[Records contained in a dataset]

━━━

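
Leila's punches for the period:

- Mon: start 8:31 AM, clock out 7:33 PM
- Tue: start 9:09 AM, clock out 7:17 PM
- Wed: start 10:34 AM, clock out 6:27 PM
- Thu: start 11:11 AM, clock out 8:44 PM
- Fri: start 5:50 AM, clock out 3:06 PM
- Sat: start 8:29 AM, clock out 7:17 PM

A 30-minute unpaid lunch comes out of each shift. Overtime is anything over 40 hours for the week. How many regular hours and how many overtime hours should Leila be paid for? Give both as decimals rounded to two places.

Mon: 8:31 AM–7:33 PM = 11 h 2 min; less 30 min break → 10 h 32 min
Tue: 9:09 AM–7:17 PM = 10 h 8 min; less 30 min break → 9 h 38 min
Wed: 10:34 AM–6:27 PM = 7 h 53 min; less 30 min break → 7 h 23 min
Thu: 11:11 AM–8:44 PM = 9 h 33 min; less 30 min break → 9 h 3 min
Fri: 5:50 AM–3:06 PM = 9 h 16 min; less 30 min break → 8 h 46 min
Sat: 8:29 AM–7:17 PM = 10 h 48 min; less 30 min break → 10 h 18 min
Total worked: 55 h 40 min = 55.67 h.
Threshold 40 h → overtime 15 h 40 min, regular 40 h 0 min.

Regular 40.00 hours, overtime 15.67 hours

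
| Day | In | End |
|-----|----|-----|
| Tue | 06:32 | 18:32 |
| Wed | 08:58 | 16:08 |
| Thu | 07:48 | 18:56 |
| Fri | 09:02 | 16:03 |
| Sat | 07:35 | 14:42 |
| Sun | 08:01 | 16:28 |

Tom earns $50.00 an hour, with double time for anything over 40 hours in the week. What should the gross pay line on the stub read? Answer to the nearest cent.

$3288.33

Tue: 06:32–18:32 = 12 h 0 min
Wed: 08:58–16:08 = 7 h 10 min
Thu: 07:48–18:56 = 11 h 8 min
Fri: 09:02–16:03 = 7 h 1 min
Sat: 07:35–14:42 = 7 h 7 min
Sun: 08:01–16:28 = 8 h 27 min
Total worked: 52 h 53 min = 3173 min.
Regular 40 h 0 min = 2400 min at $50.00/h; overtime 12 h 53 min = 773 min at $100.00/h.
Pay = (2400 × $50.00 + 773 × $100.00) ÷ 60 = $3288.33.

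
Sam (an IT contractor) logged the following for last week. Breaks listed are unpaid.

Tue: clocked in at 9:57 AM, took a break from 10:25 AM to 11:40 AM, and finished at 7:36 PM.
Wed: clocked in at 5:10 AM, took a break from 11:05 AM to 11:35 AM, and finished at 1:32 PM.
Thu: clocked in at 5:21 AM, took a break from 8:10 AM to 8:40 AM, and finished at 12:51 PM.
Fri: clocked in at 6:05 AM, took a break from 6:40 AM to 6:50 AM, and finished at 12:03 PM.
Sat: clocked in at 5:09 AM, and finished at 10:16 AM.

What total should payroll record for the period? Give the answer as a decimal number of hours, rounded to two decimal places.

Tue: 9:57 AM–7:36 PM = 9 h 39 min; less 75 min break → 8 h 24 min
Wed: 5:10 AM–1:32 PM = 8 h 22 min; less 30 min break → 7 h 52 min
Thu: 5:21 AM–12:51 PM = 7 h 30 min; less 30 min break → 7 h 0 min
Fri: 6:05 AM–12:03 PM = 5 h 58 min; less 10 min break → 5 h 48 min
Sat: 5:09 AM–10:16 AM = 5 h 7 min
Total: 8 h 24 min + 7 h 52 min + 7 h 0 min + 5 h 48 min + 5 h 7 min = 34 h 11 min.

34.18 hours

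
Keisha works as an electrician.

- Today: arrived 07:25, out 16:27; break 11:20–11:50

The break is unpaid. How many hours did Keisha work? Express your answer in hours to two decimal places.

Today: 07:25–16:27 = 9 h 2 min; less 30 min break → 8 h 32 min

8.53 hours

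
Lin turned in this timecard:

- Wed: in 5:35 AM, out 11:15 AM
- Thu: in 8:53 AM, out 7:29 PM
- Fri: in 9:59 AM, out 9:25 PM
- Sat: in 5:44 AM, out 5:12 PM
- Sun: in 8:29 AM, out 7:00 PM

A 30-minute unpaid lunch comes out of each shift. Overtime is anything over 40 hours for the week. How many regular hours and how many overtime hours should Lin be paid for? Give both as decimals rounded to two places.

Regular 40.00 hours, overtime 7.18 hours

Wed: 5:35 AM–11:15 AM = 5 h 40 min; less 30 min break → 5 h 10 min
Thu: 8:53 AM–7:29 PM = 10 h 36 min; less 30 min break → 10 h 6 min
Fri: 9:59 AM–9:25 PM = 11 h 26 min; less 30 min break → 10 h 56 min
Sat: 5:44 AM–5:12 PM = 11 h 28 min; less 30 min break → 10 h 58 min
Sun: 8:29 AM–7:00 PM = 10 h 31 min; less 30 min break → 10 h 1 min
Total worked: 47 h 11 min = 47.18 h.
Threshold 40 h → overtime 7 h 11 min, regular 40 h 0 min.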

━━━

## TASK PROMPT
After locating the line holding "06:32 | 18:32 |" above, output exactly that line and every line after it through the line holding "Sat: clocked in". Include nothing else.

## RESPONSE TO THIS TASK
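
| Tue | 06:32 | 18:32 |
| Wed | 08:58 | 16:08 |
| Thu | 07:48 | 18:56 |
| Fri | 09:02 | 16:03 |
| Sat | 07:35 | 14:42 |
| Sun | 08:01 | 16:28 |

Tom earns $50.00 an hour, with double time for anything over 40 hours in the week. What should the gross pay line on the stub read? Answer to the nearest cent.

$3288.33

Tue: 06:32–18:32 = 12 h 0 min
Wed: 08:58–16:08 = 7 h 10 min
Thu: 07:48–18:56 = 11 h 8 min
Fri: 09:02–16:03 = 7 h 1 min
Sat: 07:35–14:42 = 7 h 7 min
Sun: 08:01–16:28 = 8 h 27 min
Total worked: 52 h 53 min = 3173 min.
Regular 40 h 0 min = 2400 min at $50.00/h; overtime 12 h 53 min = 773 min at $100.00/h.
Pay = (2400 × $50.00 + 773 × $100.00) ÷ 60 = $3288.33.

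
Sam (an IT contractor) logged the following for last week. Breaks listed are unpaid.

Tue: clocked in at 9:57 AM, took a break from 10:25 AM to 11:40 AM, and finished at 7:36 PM.
Wed: clocked in at 5:10 AM, took a break from 11:05 AM to 11:35 AM, and finished at 1:32 PM.
Thu: clocked in at 5:21 AM, took a break from 8:10 AM to 8:40 AM, and finished at 12:51 PM.
Fri: clocked in at 6:05 AM, took a break from 6:40 AM to 6:50 AM, and finished at 12:03 PM.
Sat: clocked in at 5:09 AM, and finished at 10:16 AM.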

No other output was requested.